* What is needed *
Gather every line below where "Iteratively" appears.

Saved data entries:
*****

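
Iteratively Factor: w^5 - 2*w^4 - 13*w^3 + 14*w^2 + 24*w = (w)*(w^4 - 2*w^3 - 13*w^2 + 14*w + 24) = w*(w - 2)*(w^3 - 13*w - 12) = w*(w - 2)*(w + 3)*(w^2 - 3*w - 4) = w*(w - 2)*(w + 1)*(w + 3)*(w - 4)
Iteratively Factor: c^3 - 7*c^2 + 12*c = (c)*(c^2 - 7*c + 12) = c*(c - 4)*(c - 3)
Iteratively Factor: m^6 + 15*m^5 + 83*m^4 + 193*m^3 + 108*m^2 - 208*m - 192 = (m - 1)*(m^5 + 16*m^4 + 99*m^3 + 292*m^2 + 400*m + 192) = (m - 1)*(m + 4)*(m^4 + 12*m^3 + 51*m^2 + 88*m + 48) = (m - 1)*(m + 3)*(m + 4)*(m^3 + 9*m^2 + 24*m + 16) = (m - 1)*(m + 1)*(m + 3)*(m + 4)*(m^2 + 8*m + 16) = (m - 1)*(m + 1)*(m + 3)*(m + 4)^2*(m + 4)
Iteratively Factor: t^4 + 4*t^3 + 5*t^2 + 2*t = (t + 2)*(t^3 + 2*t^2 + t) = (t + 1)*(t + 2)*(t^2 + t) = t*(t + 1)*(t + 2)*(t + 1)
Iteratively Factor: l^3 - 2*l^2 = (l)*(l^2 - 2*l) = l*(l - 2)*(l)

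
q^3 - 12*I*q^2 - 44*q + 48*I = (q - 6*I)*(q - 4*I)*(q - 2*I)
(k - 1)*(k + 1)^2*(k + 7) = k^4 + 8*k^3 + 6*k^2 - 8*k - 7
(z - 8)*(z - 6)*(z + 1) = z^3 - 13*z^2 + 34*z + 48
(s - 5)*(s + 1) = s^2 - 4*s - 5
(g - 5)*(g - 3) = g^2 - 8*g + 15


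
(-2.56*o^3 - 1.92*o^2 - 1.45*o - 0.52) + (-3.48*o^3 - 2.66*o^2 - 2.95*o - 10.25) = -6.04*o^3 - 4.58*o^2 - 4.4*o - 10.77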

*****

* Result below *
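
Iteratively Factor: w^5 - 2*w^4 - 13*w^3 + 14*w^2 + 24*w = (w)*(w^4 - 2*w^3 - 13*w^2 + 14*w + 24) = w*(w - 2)*(w^3 - 13*w - 12) = w*(w - 2)*(w + 3)*(w^2 - 3*w - 4) = w*(w - 2)*(w + 1)*(w + 3)*(w - 4)
Iteratively Factor: c^3 - 7*c^2 + 12*c = (c)*(c^2 - 7*c + 12) = c*(c - 4)*(c - 3)
Iteratively Factor: m^6 + 15*m^5 + 83*m^4 + 193*m^3 + 108*m^2 - 208*m - 192 = (m - 1)*(m^5 + 16*m^4 + 99*m^3 + 292*m^2 + 400*m + 192) = (m - 1)*(m + 4)*(m^4 + 12*m^3 + 51*m^2 + 88*m + 48) = (m - 1)*(m + 3)*(m + 4)*(m^3 + 9*m^2 + 24*m + 16) = (m - 1)*(m + 1)*(m + 3)*(m + 4)*(m^2 + 8*m + 16) = (m - 1)*(m + 1)*(m + 3)*(m + 4)^2*(m + 4)
Iteratively Factor: t^4 + 4*t^3 + 5*t^2 + 2*t = (t + 2)*(t^3 + 2*t^2 + t) = (t + 1)*(t + 2)*(t^2 + t) = t*(t + 1)*(t + 2)*(t + 1)
Iteratively Factor: l^3 - 2*l^2 = (l)*(l^2 - 2*l) = l*(l - 2)*(l)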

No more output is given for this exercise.